> **Exercise prompt**
Pick out each line of the records in which the word "rotates" appears.

(Beginning of Given records)

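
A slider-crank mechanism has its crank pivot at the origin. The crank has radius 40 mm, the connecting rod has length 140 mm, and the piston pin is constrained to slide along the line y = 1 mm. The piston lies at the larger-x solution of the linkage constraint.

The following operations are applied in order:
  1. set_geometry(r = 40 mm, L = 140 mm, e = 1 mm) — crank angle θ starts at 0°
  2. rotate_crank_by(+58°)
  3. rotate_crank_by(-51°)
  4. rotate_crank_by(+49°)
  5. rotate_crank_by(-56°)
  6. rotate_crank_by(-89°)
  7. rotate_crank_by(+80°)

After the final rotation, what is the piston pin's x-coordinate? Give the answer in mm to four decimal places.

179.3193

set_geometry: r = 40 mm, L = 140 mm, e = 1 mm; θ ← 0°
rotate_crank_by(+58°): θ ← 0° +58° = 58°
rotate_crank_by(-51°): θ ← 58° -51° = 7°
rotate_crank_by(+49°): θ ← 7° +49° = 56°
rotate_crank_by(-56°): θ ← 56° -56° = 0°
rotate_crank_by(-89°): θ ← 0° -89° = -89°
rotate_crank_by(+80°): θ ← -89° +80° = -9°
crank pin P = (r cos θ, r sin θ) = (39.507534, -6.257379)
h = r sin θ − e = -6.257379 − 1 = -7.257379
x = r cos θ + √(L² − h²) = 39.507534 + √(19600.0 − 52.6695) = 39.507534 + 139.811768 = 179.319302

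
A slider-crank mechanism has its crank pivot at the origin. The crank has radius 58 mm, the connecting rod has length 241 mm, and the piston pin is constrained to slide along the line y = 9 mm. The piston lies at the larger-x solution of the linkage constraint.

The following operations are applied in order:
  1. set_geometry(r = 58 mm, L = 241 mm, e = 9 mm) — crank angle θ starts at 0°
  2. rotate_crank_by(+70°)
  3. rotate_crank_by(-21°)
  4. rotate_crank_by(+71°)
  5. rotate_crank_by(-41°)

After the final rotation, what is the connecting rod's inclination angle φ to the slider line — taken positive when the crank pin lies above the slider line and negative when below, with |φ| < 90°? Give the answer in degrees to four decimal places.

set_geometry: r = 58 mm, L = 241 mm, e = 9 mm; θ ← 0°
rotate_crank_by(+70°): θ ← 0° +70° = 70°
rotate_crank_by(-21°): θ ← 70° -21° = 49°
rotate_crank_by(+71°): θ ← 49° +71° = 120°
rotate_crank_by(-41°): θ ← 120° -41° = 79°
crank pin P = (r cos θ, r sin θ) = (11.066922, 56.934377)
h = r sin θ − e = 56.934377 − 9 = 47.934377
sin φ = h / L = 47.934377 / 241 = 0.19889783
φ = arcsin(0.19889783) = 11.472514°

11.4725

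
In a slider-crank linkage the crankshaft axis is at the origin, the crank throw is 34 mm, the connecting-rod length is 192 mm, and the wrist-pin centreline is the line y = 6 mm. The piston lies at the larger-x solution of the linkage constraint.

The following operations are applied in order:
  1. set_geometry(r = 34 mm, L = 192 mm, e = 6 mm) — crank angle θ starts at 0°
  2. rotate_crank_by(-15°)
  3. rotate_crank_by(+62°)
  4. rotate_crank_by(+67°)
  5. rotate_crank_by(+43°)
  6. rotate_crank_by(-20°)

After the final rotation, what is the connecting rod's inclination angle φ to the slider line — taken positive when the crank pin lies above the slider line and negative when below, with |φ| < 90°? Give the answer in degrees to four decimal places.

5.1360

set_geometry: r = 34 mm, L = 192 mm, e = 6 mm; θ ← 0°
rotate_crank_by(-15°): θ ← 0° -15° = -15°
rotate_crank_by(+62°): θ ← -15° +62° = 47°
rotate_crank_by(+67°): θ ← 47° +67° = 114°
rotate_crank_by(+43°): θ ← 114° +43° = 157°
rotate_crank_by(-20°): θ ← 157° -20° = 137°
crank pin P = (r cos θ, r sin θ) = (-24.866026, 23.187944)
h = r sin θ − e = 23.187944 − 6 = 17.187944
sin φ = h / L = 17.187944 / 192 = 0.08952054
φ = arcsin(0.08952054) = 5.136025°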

(End of Given records)
(Beginning of Given records)

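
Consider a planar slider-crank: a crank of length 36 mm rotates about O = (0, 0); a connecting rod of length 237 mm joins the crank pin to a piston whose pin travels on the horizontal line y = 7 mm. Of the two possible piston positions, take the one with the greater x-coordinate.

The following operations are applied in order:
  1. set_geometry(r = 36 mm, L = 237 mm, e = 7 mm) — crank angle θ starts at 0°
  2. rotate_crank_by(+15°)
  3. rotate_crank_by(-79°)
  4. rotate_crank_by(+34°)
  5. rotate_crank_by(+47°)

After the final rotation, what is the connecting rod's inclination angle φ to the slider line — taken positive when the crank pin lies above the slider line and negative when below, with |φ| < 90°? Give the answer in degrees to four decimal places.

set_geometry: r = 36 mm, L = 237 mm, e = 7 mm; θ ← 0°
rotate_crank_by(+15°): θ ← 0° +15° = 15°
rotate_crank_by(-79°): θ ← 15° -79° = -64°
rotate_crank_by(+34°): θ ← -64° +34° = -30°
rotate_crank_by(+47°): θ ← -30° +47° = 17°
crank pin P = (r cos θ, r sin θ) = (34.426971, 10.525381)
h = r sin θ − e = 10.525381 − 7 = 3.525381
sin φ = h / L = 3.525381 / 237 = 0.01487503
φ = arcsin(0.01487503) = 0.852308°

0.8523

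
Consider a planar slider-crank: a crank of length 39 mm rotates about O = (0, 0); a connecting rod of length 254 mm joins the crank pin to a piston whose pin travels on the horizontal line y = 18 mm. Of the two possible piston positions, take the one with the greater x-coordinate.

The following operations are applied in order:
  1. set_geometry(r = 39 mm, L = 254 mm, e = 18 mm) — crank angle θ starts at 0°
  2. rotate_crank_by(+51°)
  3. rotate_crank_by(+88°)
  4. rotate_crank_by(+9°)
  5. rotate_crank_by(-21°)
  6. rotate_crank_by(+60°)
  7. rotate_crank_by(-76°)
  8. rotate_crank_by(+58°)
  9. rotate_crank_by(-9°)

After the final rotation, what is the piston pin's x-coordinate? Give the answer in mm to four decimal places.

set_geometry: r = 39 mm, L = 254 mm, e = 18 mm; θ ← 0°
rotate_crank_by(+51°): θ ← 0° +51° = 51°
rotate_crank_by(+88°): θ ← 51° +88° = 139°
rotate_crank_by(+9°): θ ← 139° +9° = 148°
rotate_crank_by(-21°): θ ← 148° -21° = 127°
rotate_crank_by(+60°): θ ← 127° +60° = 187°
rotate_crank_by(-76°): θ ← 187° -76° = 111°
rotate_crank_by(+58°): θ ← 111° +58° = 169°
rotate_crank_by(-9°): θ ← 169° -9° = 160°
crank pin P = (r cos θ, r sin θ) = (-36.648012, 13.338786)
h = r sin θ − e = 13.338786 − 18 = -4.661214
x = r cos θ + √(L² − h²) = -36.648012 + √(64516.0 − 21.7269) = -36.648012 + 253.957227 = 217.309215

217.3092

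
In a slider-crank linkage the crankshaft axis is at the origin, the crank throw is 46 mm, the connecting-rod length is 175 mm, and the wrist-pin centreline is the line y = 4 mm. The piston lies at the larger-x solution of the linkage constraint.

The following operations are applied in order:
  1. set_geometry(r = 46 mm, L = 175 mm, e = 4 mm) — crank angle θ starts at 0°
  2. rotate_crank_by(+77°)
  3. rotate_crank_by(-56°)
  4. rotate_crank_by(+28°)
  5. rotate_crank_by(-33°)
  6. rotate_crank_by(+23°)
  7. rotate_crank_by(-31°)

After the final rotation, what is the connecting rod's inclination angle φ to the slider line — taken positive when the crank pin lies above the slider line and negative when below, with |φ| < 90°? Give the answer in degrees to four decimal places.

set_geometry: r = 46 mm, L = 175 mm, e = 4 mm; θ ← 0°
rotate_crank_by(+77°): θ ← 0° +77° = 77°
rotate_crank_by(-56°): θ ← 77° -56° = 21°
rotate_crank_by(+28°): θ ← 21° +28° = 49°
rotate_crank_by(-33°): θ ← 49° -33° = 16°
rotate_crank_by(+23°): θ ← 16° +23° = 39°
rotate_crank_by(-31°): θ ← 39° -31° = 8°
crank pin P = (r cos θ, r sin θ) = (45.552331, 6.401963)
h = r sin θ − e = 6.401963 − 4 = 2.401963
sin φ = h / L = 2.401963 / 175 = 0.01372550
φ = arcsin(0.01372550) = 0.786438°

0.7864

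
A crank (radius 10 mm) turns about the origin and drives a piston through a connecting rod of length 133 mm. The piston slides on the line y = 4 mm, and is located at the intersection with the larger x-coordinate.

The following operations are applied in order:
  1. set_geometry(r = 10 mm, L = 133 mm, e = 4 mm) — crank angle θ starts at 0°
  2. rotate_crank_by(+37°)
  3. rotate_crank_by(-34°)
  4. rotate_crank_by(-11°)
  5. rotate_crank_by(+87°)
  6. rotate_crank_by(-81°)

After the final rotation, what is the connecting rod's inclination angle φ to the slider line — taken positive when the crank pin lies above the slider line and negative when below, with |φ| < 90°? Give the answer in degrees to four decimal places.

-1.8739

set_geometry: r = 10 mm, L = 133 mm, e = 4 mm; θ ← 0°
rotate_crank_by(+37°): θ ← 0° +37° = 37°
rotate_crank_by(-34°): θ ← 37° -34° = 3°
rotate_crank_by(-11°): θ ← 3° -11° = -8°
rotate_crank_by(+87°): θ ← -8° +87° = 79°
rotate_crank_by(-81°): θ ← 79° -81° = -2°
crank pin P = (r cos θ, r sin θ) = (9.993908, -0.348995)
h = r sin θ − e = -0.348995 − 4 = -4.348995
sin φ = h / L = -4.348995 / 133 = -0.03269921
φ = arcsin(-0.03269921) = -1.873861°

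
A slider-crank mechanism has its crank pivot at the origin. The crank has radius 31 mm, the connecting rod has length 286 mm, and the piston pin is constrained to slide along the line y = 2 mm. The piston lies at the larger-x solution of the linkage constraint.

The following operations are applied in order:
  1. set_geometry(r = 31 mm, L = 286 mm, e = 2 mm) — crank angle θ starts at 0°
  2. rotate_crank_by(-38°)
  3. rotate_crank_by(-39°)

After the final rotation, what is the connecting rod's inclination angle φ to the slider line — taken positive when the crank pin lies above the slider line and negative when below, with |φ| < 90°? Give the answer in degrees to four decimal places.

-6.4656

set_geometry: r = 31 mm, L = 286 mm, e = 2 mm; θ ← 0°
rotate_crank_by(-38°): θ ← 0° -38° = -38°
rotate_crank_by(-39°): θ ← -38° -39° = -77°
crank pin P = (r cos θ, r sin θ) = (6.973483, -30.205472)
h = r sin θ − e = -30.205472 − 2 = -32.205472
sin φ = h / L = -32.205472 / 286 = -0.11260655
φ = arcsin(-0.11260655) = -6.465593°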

(End of Given records)

> **Exercise solution**
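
Consider a planar slider-crank: a crank of length 36 mm rotates about O = (0, 0); a connecting rod of length 237 mm joins the crank pin to a piston whose pin travels on the horizontal line y = 7 mm. Of the two possible piston positions, take the one with the greater x-coordinate.
Consider a planar slider-crank: a crank of length 39 mm rotates about O = (0, 0); a connecting rod of length 254 mm joins the crank pin to a piston whose pin travels on the horizontal line y = 18 mm. Of the two possible piston positions, take the one with the greater x-coordinate.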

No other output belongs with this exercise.